TASK DETAILS
Write out exactly, please, the lines from the one containing "It is currently" to the end of the material.

◆ ◆ ◆ ◆ ◆ ◆ ◆

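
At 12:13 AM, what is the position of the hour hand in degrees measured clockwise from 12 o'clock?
The hour hand moves 30 degrees per hour and 0.5 degrees per minute.
At 12:13: (0) x 30 + 13 x 0.5 = 0 + 6.5 = 6.5 degrees

Final answer: 6.5 degrees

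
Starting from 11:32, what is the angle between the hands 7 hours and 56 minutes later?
First find the time 7 hours and 56 minutes after 11:32.
Total minutes: 11 x 60 + 32 + 7 x 60 + 56 = 1168.
1168 mod 720 = 448 minutes = 7:28.
Now compute the angle at 7:28:
Hour hand: 7 x 30 + 28 x 0.5 = 224 degrees
Minute hand: 28 x 6 = 168 degrees
Difference: |224 - 168| = 56 degrees
The angle is 56 degrees

Final answer: 56 degrees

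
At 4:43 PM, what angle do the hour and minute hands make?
Hour hand position: 4 x 30 + 43 x 0.5 = 141.5 degrees
Minute hand position: 43 x 6 = 258 degrees
Difference: |141.5 - 258| = 116.5 degrees
The angle between the hands is 116.5 degrees

Final answer: 116.5 degrees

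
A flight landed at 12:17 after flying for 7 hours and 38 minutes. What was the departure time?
Starting time: 12:17 = 17 total minutes past 12:00
Subtracting: 7 hours and 38 minutes = 458 minutes
17 - 458 = -441 (negative, add 12 hours = 720) = 279 minutes
= 4 hours and 39 minutes past 12:00 = 4:39

Final answer: 4:39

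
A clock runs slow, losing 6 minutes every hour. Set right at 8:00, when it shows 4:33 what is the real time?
For every 60 true minutes, the faulty clock advances 54 minutes, so 1 faulty-clock minute corresponds to 60/54 true minutes.
From 8:00 to 4:33 on the faulty dial is 513 minutes.
True elapsed: 513 x 60/54 = 570 minutes = 9 hours and 30 minutes.
True time: 8:00 + 9 hours and 30 minutes = 5:30.

Final answer: 5:30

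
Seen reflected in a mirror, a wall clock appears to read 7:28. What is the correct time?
Reflection across the vertical (12-6) axis maps a hand at angle A degrees to (360 - A) degrees, which sends a reading of T minutes past 12:00 to (720 - T) minutes past 12:00.
Mirror reads 7:28 = 448 minutes past 12:00.
Actual time: (720 - 448) mod 720 = 272 minutes = 4:32.

Final answer: 4:32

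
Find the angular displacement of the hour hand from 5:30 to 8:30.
The hour hand moves 0.5 degrees per minute.
Time elapsed: 8:30 - 5:30 = 180 minutes
Angular displacement: 180 x 0.5 = 90 degrees

Final answer: 90 degrees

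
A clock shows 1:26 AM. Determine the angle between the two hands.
Hour hand position: 1 x 30 + 26 x 0.5 = 43 degrees
Minute hand position: 26 x 6 = 156 degrees
Difference: |43 - 156| = 113 degrees
The angle between the hands is 113 degrees

Final answer: 113 degrees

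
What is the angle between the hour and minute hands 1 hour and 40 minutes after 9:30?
First find the time 1 hour and 40 minutes after 9:30.
Total minutes: 9 x 60 + 30 + 1 x 60 + 40 = 670.
670 mod 720 = 670 minutes = 11:10.
Now compute the angle at 11:10:
Hour hand: 11 x 30 + 10 x 0.5 = 335 degrees
Minute hand: 10 x 6 = 60 degrees
Difference: |335 - 60| = 275 degrees
Smaller angle: 360 - 275 = 85 degrees

Final answer: 85 degrees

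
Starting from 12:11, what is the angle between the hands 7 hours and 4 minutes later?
First find the time 7 hours and 4 minutes after 12:11.
Total minutes: 12 x 60 + 11 + 7 x 60 + 4 = 1155.
1155 mod 720 = 435 minutes = 7:15.
Now compute the angle at 7:15:
Hour hand: 7 x 30 + 15 x 0.5 = 217.5 degrees
Minute hand: 15 x 6 = 90 degrees
Difference: |217.5 - 90| = 127.5 degrees
The angle is 127.5 degrees

Final answer: 127.5 degrees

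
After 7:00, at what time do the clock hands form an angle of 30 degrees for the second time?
At t minutes past 7:00, the hour hand is at 30 x 7 + 0.5t degrees and the minute hand is at 6t degrees.
The smaller angle between them is 30 degrees when |30H - 5.5t| = 30 or |30H - 5.5t| = 330.
With H = 7, solve 30 x 7 - 5.5t = +/- target for each target:
  t = (30 x 7 - 30) / 5.5 = 32.73
  t = (30 x 7 + 30) / 5.5 = 43.64
  t = (30 x 7 - 330) / 5.5 = -21.82 (outside (0, 60))
  t = (30 x 7 + 330) / 5.5 = 98.18 (outside (0, 60))
Valid solutions in (0, 60): {32.73, 43.64} minutes.
The second occurrence is t = 43.64 minutes.
The hands form a 30-degree angle at 43.64 minutes past 7:00.

Final answer: 43.64 minutes past 7:00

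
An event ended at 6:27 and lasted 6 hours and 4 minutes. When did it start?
Starting time: 6:27 = 387 total minutes past 12:00
Subtracting: 6 hours and 4 minutes = 364 minutes
387 - 364 = 23 minutes
= 23 minutes past 12:00 = 12:23

Final answer: 12:23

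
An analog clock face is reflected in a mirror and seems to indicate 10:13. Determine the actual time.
Reflection across the vertical (12-6) axis maps a hand at angle A degrees to (360 - A) degrees, which sends a reading of T minutes past 12:00 to (720 - T) minutes past 12:00.
Mirror reads 10:13 = 613 minutes past 12:00.
Actual time: (720 - 613) mod 720 = 107 minutes = 1:47.

Final answer: 1:47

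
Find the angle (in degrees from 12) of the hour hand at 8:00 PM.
The hour hand moves 30 degrees per hour and 0.5 degrees per minute.
At 8:00: (8) x 30 + 0 x 0.5 = 240 + 0 = 240 degrees

Final answer: 240 degrees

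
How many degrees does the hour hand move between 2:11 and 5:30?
The hour hand moves 0.5 degrees per minute.
Time elapsed: 5:30 - 2:11 = 199 minutes
Angular displacement: 199 x 0.5 = 99.5 degrees

Final answer: 99.5 degrees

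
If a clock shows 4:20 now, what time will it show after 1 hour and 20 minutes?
Starting time: 4:20
Adding 20 minutes to 20 minutes: 20 + 20 = 40 minutes
Adding 1 hour: 4 + 1 = 5
Final time: 5:40

Final answer: 5:40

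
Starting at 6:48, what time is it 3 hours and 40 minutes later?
Starting time: 6:48
Adding 40 minutes to 48 minutes: 48 + 40 = 88 minutes = 1 hour and 28 minutes
Adding 3 hours: 6 + 3 + 1 (carry) = 10
Final time: 10:28

Final answer: 10:28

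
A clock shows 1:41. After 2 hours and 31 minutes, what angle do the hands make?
First find the time 2 hours and 31 minutes after 1:41.
Total minutes: 1 x 60 + 41 + 2 x 60 + 31 = 252.
252 mod 720 = 252 minutes = 4:12.
Now compute the angle at 4:12:
Hour hand: 4 x 30 + 12 x 0.5 = 126 degrees
Minute hand: 12 x 6 = 72 degrees
Difference: |126 - 72| = 54 degrees
The angle is 54 degrees

Final answer: 54 degrees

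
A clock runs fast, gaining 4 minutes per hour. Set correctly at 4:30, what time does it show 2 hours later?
For every 60 true minutes, the faulty clock advances 60 + 4 = 64 minutes.
True elapsed: 2 hours = 120 minutes.
Faulty clock advances: 120 x 64/60 = 128 minutes (drift: 8 minutes ahead).
Shown time: 4:30 + 128 minutes = 6:38.

Final answer: 6:38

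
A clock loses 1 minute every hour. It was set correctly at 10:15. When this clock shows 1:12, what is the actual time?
For every 60 true minutes, the faulty clock advances 59 minutes, so 1 faulty-clock minute corresponds to 60/59 true minutes.
From 10:15 to 1:12 on the faulty dial is 177 minutes.
True elapsed: 177 x 60/59 = 180 minutes = 3 hours.
True time: 10:15 + 3 hours = 1:15.

Final answer: 1:15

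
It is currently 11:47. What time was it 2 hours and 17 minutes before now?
Starting time: 11:47 = 707 total minutes past 12:00
Subtracting: 2 hours and 17 minutes = 137 minutes
707 - 137 = 570 minutes
= 9 hours and 30 minutes past 12:00 = 9:30

Final answer: 9:30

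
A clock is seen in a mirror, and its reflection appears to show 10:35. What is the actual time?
Reflection across the vertical (12-6) axis maps a hand at angle A degrees to (360 - A) degrees, which sends a reading of T minutes past 12:00 to (720 - T) minutes past 12:00.
Mirror reads 10:35 = 635 minutes past 12:00.
Actual time: (720 - 635) mod 720 = 85 minutes = 1:25.

Final answer: 1:25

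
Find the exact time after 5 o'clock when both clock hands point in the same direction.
The minute hand gains 5.5 degrees per minute on the hour hand.
At 5:00, the hour hand is at 150 degrees and the minute hand is at 0 degrees.
The gap is 150 degrees. Time to close: 150/5.5 = 60 x 5/11 = 27.27 minutes.
The hands overlap at 27.27 minutes past 5:00.

Final answer: 27.27 minutes past 5:00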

◆ ◆ ◆ ◆ ◆ ◆ ◆

YOUR SOLUTION
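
It is currently 11:47. What time was it 2 hours and 17 minutes before now?
Starting time: 11:47 = 707 total minutes past 12:00
Subtracting: 2 hours and 17 minutes = 137 minutes
707 - 137 = 570 minutes
= 9 hours and 30 minutes past 12:00 = 9:30

Final answer: 9:30

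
A clock is seen in a mirror, and its reflection appears to show 10:35. What is the actual time?
Reflection across the vertical (12-6) axis maps a hand at angle A degrees to (360 - A) degrees, which sends a reading of T minutes past 12:00 to (720 - T) minutes past 12:00.
Mirror reads 10:35 = 635 minutes past 12:00.
Actual time: (720 - 635) mod 720 = 85 minutes = 1:25.

Final answer: 1:25

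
Find the exact time after 5 o'clock when both clock hands point in the same direction.
The minute hand gains 5.5 degrees per minute on the hour hand.
At 5:00, the hour hand is at 150 degrees and the minute hand is at 0 degrees.
The gap is 150 degrees. Time to close: 150/5.5 = 60 x 5/11 = 27.27 minutes.
The hands overlap at 27.27 minutes past 5:00.

Final answer: 27.27 minutes past 5:00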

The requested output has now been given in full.